Segment Open
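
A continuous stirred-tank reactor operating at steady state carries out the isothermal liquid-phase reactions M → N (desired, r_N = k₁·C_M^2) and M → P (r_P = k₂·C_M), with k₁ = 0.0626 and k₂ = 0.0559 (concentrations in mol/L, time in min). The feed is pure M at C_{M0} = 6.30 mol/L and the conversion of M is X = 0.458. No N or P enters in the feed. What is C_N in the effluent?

2.29 mol/L

Exit C_M = C_{M0}(1−X) = 6.30×0.542 = 3.415 mol/L.
In a CSTR the entire volume is at exit conditions, so r_N = 0.0626×3.415^2 = 0.7299 and r_P = 0.0559×3.415 = 0.1909.
Fraction of consumed M going to N: r_N/(r_N+r_P) = 0.7927.
C_N = 0.7927·C_{M0}·X = 0.7927×6.30×0.458 = 2.29 mol/L.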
Segment Closed
- [Your instructions]:
Give back the data above exactly as it appears.

- [Answer to the problem]:
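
A continuous stirred-tank reactor operating at steady state carries out the isothermal liquid-phase reactions M → N (desired, r_N = k₁·C_M^2) and M → P (r_P = k₂·C_M), with k₁ = 0.0626 and k₂ = 0.0559 (concentrations in mol/L, time in min). The feed is pure M at C_{M0} = 6.30 mol/L and the conversion of M is X = 0.458. No N or P enters in the feed. What is C_N in the effluent?

2.29 mol/L

Exit C_M = C_{M0}(1−X) = 6.30×0.542 = 3.415 mol/L.
In a CSTR the entire volume is at exit conditions, so r_N = 0.0626×3.415^2 = 0.7299 and r_P = 0.0559×3.415 = 0.1909.
Fraction of consumed M going to N: r_N/(r_N+r_P) = 0.7927.
C_N = 0.7927·C_{M0}·X = 0.7927×6.30×0.458 = 2.29 mol/L.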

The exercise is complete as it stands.